_Provided records_
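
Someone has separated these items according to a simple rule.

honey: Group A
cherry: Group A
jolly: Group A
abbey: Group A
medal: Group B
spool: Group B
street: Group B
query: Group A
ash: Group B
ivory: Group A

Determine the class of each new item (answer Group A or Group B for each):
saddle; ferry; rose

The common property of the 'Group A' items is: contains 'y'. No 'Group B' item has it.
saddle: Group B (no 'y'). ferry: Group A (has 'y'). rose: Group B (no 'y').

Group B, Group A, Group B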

_What is needed_
Retype, exactly as written, each line from the one containing "query: Group A" through the last line of the listing above, and leave out all other lines.

_Exercise response_
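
query: Group A
ash: Group B
ivory: Group A

Determine the class of each new item (answer Group A or Group B for each):
saddle; ferry; rose

The common property of the 'Group A' items is: contains 'y'. No 'Group B' item has it.
saddle: Group B (no 'y'). ferry: Group A (has 'y'). rose: Group B (no 'y').

Group B, Group A, Group B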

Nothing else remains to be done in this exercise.